> What the task asks
Look through the material below and copy exactly the lines from the line with "92 | 10.5% |" to the line with "An agronomy trial applied Fertiliser", those two lines included.

Top of Data under study

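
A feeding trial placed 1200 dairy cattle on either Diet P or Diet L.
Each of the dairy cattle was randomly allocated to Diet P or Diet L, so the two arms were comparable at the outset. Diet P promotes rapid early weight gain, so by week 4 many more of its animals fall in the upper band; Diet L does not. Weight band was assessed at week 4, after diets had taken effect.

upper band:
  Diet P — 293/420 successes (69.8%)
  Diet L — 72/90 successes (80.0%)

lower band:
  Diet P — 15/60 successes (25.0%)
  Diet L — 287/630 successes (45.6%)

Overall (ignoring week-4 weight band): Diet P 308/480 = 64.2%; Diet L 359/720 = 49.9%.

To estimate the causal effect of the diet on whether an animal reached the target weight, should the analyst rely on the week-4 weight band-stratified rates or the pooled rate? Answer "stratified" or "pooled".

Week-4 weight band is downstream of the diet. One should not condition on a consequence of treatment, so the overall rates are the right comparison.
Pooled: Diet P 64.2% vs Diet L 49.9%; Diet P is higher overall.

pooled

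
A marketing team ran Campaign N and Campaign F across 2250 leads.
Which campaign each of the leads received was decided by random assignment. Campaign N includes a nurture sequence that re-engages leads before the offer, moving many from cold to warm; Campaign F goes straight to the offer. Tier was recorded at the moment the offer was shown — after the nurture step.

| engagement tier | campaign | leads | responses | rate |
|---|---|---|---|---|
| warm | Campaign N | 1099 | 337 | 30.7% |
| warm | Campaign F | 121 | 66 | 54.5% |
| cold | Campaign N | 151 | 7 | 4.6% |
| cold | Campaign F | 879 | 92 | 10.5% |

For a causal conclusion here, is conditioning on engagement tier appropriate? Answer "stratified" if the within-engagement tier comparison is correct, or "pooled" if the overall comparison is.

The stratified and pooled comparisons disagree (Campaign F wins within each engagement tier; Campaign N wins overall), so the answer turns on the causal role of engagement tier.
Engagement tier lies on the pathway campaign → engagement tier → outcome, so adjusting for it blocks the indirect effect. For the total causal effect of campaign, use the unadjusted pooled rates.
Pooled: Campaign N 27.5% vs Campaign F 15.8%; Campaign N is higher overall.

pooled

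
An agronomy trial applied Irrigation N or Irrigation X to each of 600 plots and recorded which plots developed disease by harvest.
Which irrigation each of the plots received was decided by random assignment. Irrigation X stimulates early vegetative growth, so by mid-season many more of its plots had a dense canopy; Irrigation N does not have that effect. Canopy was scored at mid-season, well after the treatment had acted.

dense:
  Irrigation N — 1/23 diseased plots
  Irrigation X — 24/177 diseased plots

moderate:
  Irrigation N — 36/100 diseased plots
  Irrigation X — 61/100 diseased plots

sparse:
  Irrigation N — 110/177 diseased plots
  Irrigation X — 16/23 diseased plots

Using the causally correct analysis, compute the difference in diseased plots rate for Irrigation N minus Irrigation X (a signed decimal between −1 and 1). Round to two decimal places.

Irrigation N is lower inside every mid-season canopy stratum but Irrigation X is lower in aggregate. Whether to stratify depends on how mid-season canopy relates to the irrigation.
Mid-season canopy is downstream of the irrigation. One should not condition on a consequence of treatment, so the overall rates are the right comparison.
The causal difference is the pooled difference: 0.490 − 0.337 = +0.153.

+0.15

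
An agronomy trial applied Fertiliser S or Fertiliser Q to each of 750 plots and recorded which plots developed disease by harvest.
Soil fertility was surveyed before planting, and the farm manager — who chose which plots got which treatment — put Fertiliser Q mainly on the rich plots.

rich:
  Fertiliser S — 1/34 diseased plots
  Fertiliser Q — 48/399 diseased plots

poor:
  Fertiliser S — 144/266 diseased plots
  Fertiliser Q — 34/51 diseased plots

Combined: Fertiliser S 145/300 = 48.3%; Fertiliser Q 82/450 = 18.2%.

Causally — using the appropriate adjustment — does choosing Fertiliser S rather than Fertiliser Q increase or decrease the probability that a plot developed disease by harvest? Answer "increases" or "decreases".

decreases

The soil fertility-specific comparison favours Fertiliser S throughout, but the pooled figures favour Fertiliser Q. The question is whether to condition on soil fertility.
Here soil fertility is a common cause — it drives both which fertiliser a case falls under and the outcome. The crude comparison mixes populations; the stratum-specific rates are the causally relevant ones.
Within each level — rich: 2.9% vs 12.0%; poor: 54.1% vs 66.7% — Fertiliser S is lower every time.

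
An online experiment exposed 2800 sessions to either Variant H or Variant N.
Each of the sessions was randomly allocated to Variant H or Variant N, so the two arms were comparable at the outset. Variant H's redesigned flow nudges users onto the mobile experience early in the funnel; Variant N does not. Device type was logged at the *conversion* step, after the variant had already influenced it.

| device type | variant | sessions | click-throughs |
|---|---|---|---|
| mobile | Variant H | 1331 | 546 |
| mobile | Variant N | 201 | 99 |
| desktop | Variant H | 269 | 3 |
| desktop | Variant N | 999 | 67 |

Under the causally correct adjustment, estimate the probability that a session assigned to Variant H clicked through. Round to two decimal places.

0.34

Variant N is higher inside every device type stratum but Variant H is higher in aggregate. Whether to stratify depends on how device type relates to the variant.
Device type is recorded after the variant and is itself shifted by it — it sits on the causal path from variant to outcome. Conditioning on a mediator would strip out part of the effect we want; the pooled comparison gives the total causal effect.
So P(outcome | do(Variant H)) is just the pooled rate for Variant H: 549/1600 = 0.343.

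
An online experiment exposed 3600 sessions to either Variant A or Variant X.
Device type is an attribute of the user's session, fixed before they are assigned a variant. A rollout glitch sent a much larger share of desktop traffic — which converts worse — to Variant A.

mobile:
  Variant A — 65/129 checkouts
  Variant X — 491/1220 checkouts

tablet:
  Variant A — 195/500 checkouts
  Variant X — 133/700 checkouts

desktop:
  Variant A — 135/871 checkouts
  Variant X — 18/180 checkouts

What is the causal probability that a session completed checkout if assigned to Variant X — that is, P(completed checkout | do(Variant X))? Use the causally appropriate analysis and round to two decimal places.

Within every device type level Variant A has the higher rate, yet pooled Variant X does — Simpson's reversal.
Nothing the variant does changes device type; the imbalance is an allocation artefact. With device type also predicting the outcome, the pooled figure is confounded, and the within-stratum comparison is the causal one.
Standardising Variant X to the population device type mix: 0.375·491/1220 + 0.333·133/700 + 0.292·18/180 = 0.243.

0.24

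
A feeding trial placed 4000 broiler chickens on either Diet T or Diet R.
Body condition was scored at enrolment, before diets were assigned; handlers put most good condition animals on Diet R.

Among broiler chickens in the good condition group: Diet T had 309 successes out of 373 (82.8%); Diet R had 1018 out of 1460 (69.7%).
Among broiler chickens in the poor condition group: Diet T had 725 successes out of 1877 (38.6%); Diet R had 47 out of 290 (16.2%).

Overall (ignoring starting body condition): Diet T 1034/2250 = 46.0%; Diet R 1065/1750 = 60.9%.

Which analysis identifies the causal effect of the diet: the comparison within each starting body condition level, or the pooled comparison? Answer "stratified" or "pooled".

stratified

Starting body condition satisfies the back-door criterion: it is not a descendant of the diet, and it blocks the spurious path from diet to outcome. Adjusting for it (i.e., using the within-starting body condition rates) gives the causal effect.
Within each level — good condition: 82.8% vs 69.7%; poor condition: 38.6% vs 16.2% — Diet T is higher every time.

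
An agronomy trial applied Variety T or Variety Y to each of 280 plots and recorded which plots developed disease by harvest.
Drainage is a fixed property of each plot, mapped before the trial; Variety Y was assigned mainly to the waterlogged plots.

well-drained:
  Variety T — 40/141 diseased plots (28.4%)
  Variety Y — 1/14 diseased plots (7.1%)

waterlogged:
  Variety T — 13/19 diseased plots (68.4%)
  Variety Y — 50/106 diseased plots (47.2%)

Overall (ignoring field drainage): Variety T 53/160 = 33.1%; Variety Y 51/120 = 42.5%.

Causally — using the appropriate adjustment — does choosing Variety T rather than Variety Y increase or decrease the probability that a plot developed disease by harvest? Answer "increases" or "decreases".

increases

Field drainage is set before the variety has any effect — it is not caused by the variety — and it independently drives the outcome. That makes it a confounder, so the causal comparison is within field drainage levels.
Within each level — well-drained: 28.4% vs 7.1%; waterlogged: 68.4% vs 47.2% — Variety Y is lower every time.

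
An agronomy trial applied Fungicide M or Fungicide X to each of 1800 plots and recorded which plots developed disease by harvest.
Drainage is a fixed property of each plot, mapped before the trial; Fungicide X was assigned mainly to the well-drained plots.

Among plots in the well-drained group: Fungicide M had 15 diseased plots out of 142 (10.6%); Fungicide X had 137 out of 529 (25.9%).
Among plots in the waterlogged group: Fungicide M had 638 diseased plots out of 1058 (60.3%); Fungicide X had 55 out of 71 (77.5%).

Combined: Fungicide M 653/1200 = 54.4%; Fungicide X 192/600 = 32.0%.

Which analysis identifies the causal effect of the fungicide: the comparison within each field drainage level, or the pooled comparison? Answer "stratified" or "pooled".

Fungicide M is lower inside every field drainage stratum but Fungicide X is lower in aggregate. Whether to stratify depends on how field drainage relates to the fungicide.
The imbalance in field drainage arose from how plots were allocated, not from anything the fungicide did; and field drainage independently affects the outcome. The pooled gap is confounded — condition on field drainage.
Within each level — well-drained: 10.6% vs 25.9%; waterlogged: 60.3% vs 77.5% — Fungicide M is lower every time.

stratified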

Bottom of Data under study

> Expected output
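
| cold | Campaign F | 879 | 92 | 10.5% |

For a causal conclusion here, is conditioning on engagement tier appropriate? Answer "stratified" if the within-engagement tier comparison is correct, or "pooled" if the overall comparison is.

The stratified and pooled comparisons disagree (Campaign F wins within each engagement tier; Campaign N wins overall), so the answer turns on the causal role of engagement tier.
Engagement tier lies on the pathway campaign → engagement tier → outcome, so adjusting for it blocks the indirect effect. For the total causal effect of campaign, use the unadjusted pooled rates.
Pooled: Campaign N 27.5% vs Campaign F 15.8%; Campaign N is higher overall.

pooled

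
An agronomy trial applied Irrigation N or Irrigation X to each of 600 plots and recorded which plots developed disease by harvest.
Which irrigation each of the plots received was decided by random assignment. Irrigation X stimulates early vegetative growth, so by mid-season many more of its plots had a dense canopy; Irrigation N does not have that effect. Canopy was scored at mid-season, well after the treatment had acted.

dense:
  Irrigation N — 1/23 diseased plots
  Irrigation X — 24/177 diseased plots

moderate:
  Irrigation N — 36/100 diseased plots
  Irrigation X — 61/100 diseased plots

sparse:
  Irrigation N — 110/177 diseased plots
  Irrigation X — 16/23 diseased plots

Using the causally correct analysis, compute the difference in diseased plots rate for Irrigation N minus Irrigation X (a signed decimal between −1 and 1). Round to two decimal places.

Irrigation N is lower inside every mid-season canopy stratum but Irrigation X is lower in aggregate. Whether to stratify depends on how mid-season canopy relates to the irrigation.
Mid-season canopy is downstream of the irrigation. One should not condition on a consequence of treatment, so the overall rates are the right comparison.
The causal difference is the pooled difference: 0.490 − 0.337 = +0.153.

+0.15

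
An agronomy trial applied Fertiliser S or Fertiliser Q to each of 750 plots and recorded which plots developed disease by harvest.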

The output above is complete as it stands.